** WHAT IS BEING ASKED **
From the records below, print exactly the lines starting at the one containing "Perry: 75 |" and ending at the one containing "Claymore: 15 |", ends included, and nothing else.
(EXTRACTED MATERIAL Opens)
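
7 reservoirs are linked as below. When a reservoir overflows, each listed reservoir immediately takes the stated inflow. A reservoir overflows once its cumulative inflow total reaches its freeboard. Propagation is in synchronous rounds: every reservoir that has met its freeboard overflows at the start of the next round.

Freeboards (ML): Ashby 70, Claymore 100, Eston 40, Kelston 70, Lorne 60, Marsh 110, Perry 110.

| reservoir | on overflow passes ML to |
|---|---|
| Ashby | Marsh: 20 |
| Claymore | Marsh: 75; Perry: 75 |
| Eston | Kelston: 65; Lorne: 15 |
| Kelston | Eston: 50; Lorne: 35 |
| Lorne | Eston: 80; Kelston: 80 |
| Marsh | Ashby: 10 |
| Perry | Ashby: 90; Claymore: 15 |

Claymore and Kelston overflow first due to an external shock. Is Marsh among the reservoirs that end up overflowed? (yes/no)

no

Round 1 — Claymore, Kelston overflow (initial).
  Eston: +50 → 50 ≥ 40
  Lorne: +35 → 35 < 60
  Marsh: +75 → 75 < 110
  Perry: +75 → 75 < 110
Round 2 — Eston overflows.
  Lorne: +15 → 50 < 60
No further overflows.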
(EXTRACTED MATERIAL Closes)
** EXERCISE RESPONSE **
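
| Claymore | Marsh: 75; Perry: 75 |
| Eston | Kelston: 65; Lorne: 15 |
| Kelston | Eston: 50; Lorne: 35 |
| Lorne | Eston: 80; Kelston: 80 |
| Marsh | Ashby: 10 |
| Perry | Ashby: 90; Claymore: 15 |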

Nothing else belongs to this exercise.